» **TASK BRIEF**:
Write out every line of the data below exactly as given.

» **DATASET EXCERPTS**:

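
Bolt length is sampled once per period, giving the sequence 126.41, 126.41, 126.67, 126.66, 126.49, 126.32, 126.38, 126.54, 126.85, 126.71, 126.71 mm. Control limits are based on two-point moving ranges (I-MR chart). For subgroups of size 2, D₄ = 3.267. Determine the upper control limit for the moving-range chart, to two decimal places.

Moving ranges: 0.00, 0.26, 0.01, 0.17, 0.17, 0.06, 0.16, 0.31, 0.14, 0.00; M̄R̄ = 1.2800 / 10 = 0.1280
UCL_MR = D₄·M̄R̄ = 3.267 × 0.1280 = 0.4182

0.42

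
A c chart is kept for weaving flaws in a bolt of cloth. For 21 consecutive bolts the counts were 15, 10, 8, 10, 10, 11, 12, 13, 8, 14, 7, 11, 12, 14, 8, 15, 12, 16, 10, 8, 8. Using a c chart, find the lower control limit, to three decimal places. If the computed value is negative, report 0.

c̄ = (15 + 10 + 8 + 10 + 10 + 11 + 12 + 13 + 8 + 14 + 7 + 11 + 12 + 14 + 8 + 15 + 12 + 16 + 10 + 8 + 8) / 21 = 232 / 21 = 11.0476
LCL = c̄ − 3√c̄ = 11.0476 − 3 × 3.3238 = 1.0762

1.076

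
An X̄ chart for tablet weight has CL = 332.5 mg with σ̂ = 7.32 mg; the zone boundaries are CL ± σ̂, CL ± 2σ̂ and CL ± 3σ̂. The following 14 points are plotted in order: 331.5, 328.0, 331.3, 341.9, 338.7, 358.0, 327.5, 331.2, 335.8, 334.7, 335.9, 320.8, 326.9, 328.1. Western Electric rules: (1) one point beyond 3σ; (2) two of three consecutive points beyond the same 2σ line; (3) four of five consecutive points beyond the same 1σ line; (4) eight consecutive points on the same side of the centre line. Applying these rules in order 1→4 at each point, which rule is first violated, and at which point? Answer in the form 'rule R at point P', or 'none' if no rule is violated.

Zone of each point (C = within 1σ̂, B = 1σ̂–2σ̂, A = 2σ̂–3σ̂, * = beyond 3σ̂; sign = side of CL): 1:-C, 2:-C, 3:-C, 4:+B, 5:+C, 6:+*, 7:-C, 8:-C, 9:+C, 10:+C, 11:+C, 12:-B, 13:-C, 14:-C
Rule 1 (one point beyond the 3σ limits) is satisfied at point 6.

rule 1 at point 6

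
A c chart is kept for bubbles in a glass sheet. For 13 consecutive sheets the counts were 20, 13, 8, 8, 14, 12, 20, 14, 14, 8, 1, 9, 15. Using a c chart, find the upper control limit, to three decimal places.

22.392

c̄ = (20 + 13 + 8 + 8 + 14 + 12 + 20 + 14 + 14 + 8 + 1 + 9 + 15) / 13 = 156 / 13 = 12.0000
UCL = c̄ + 3√c̄ = 12.0000 + 3 × √12.0000 = 12.0000 + 3 × 3.4641 = 22.3923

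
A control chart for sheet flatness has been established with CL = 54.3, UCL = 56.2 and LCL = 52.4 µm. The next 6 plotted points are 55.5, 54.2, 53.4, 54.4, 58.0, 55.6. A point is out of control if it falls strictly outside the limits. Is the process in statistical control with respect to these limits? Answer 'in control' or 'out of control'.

Compare each point to [52.4, 56.2]: sample 5 = 58.0 > UCL.

out of control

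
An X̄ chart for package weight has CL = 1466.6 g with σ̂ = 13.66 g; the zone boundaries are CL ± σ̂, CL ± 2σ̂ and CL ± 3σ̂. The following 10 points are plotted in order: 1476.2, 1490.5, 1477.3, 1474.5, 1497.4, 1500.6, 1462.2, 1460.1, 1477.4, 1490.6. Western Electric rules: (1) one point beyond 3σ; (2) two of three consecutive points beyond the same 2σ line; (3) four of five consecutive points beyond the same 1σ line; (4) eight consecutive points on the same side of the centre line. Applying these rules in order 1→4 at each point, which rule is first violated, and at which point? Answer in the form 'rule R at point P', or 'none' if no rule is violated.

Zone of each point (C = within 1σ̂, B = 1σ̂–2σ̂, A = 2σ̂–3σ̂, * = beyond 3σ̂; sign = side of CL): 1:+C, 2:+B, 3:+C, 4:+C, 5:+A, 6:+A, 7:-C, 8:-C, 9:+C, 10:+B
Rule 2 (two of three consecutive points beyond the same 2σ limit) is satisfied at point 6.

rule 2 at point 6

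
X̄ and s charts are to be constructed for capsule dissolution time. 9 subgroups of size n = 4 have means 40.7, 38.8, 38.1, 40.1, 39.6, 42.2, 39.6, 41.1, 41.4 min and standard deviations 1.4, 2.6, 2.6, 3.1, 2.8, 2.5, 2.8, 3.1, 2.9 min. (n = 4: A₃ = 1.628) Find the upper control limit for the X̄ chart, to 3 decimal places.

X̄̄ = (40.7 + 38.8 + 38.1 + 40.1 + 39.6 + 42.2 + 39.6 + 41.1 + 41.4) / 9 = 40.1778
s̄ = (1.4 + 2.6 + 2.6 + 3.1 + 2.8 + 2.5 + 2.8 + 3.1 + 2.9) / 9 = 2.6444
UCL = X̄̄ + A₃·s̄ = 40.1778 + 1.628 × 2.6444 = 44.4829

44.483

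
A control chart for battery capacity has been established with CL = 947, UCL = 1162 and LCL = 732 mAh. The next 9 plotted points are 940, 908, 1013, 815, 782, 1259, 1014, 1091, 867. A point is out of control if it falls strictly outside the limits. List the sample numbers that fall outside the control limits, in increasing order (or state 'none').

6

Compare each point to [732, 1162]: sample 6 = 1259 > UCL.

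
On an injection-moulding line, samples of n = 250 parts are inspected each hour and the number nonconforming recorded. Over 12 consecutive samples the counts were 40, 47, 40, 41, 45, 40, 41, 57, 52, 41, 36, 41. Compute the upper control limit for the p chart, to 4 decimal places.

0.2455

p̄ = Σdᵢ / (k·n) = 521 / (12 × 250) = 0.17367
UCL = p̄ + 3·√(p̄(1−p̄)/n) = 0.17367 + 3 × √(0.17367×0.82633/250) = 0.17367 + 3 × 0.02396 = 0.24554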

» **RESULT FOR THIS EXERCISE**:
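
Bolt length is sampled once per period, giving the sequence 126.41, 126.41, 126.67, 126.66, 126.49, 126.32, 126.38, 126.54, 126.85, 126.71, 126.71 mm. Control limits are based on two-point moving ranges (I-MR chart). For subgroups of size 2, D₄ = 3.267. Determine the upper control limit for the moving-range chart, to two decimal places.

Moving ranges: 0.00, 0.26, 0.01, 0.17, 0.17, 0.06, 0.16, 0.31, 0.14, 0.00; M̄R̄ = 1.2800 / 10 = 0.1280
UCL_MR = D₄·M̄R̄ = 3.267 × 0.1280 = 0.4182

0.42

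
A c chart is kept for weaving flaws in a bolt of cloth. For 21 consecutive bolts the counts were 15, 10, 8, 10, 10, 11, 12, 13, 8, 14, 7, 11, 12, 14, 8, 15, 12, 16, 10, 8, 8. Using a c chart, find the lower control limit, to three decimal places. If the computed value is negative, report 0.

c̄ = (15 + 10 + 8 + 10 + 10 + 11 + 12 + 13 + 8 + 14 + 7 + 11 + 12 + 14 + 8 + 15 + 12 + 16 + 10 + 8 + 8) / 21 = 232 / 21 = 11.0476
LCL = c̄ − 3√c̄ = 11.0476 − 3 × 3.3238 = 1.0762

1.076

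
An X̄ chart for tablet weight has CL = 332.5 mg with σ̂ = 7.32 mg; the zone boundaries are CL ± σ̂, CL ± 2σ̂ and CL ± 3σ̂. The following 14 points are plotted in order: 331.5, 328.0, 331.3, 341.9, 338.7, 358.0, 327.5, 331.2, 335.8, 334.7, 335.9, 320.8, 326.9, 328.1. Western Electric rules: (1) one point beyond 3σ; (2) two of three consecutive points beyond the same 2σ line; (3) four of five consecutive points beyond the same 1σ line; (4) eight consecutive points on the same side of the centre line. Applying these rules in order 1→4 at each point, which rule is first violated, and at which point? Answer in the form 'rule R at point P', or 'none' if no rule is violated.

Zone of each point (C = within 1σ̂, B = 1σ̂–2σ̂, A = 2σ̂–3σ̂, * = beyond 3σ̂; sign = side of CL): 1:-C, 2:-C, 3:-C, 4:+B, 5:+C, 6:+*, 7:-C, 8:-C, 9:+C, 10:+C, 11:+C, 12:-B, 13:-C, 14:-C
Rule 1 (one point beyond the 3σ limits) is satisfied at point 6.

rule 1 at point 6

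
A c chart is kept for bubbles in a glass sheet. For 13 consecutive sheets the counts were 20, 13, 8, 8, 14, 12, 20, 14, 14, 8, 1, 9, 15. Using a c chart, find the upper control limit, to three decimal places.

22.392

c̄ = (20 + 13 + 8 + 8 + 14 + 12 + 20 + 14 + 14 + 8 + 1 + 9 + 15) / 13 = 156 / 13 = 12.0000
UCL = c̄ + 3√c̄ = 12.0000 + 3 × √12.0000 = 12.0000 + 3 × 3.4641 = 22.3923

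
A control chart for sheet flatness has been established with CL = 54.3, UCL = 56.2 and LCL = 52.4 µm. The next 6 plotted points are 55.5, 54.2, 53.4, 54.4, 58.0, 55.6. A point is out of control if it falls strictly outside the limits. Is the process in statistical control with respect to these limits? Answer 'in control' or 'out of control'.

Compare each point to [52.4, 56.2]: sample 5 = 58.0 > UCL.

out of control

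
An X̄ chart for package weight has CL = 1466.6 g with σ̂ = 13.66 g; the zone boundaries are CL ± σ̂, CL ± 2σ̂ and CL ± 3σ̂. The following 10 points are plotted in order: 1476.2, 1490.5, 1477.3, 1474.5, 1497.4, 1500.6, 1462.2, 1460.1, 1477.4, 1490.6. Western Electric rules: (1) one point beyond 3σ; (2) two of three consecutive points beyond the same 2σ line; (3) four of five consecutive points beyond the same 1σ line; (4) eight consecutive points on the same side of the centre line. Applying these rules in order 1→4 at each point, which rule is first violated, and at which point? Answer in the form 'rule R at point P', or 'none' if no rule is violated.

Zone of each point (C = within 1σ̂, B = 1σ̂–2σ̂, A = 2σ̂–3σ̂, * = beyond 3σ̂; sign = side of CL): 1:+C, 2:+B, 3:+C, 4:+C, 5:+A, 6:+A, 7:-C, 8:-C, 9:+C, 10:+B
Rule 2 (two of three consecutive points beyond the same 2σ limit) is satisfied at point 6.

rule 2 at point 6

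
X̄ and s charts are to be constructed for capsule dissolution time. 9 subgroups of size n = 4 have means 40.7, 38.8, 38.1, 40.1, 39.6, 42.2, 39.6, 41.1, 41.4 min and standard deviations 1.4, 2.6, 2.6, 3.1, 2.8, 2.5, 2.8, 3.1, 2.9 min. (n = 4: A₃ = 1.628) Find the upper control limit for the X̄ chart, to 3 decimal places.

X̄̄ = (40.7 + 38.8 + 38.1 + 40.1 + 39.6 + 42.2 + 39.6 + 41.1 + 41.4) / 9 = 40.1778
s̄ = (1.4 + 2.6 + 2.6 + 3.1 + 2.8 + 2.5 + 2.8 + 3.1 + 2.9) / 9 = 2.6444
UCL = X̄̄ + A₃·s̄ = 40.1778 + 1.628 × 2.6444 = 44.4829

44.483

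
A control chart for battery capacity has been established with CL = 947, UCL = 1162 and LCL = 732 mAh. The next 9 plotted points are 940, 908, 1013, 815, 782, 1259, 1014, 1091, 867. A point is out of control if it falls strictly outside the limits. List the sample numbers that fall outside the control limits, in increasing order (or state 'none').

6

Compare each point to [732, 1162]: sample 6 = 1259 > UCL.

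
On an injection-moulding line, samples of n = 250 parts are inspected each hour and the number nonconforming recorded. Over 12 consecutive samples the counts were 40, 47, 40, 41, 45, 40, 41, 57, 52, 41, 36, 41. Compute the upper control limit for the p chart, to 4 decimal places.

0.2455

p̄ = Σdᵢ / (k·n) = 521 / (12 × 250) = 0.17367
UCL = p̄ + 3·√(p̄(1−p̄)/n) = 0.17367 + 3 × √(0.17367×0.82633/250) = 0.17367 + 3 × 0.02396 = 0.24554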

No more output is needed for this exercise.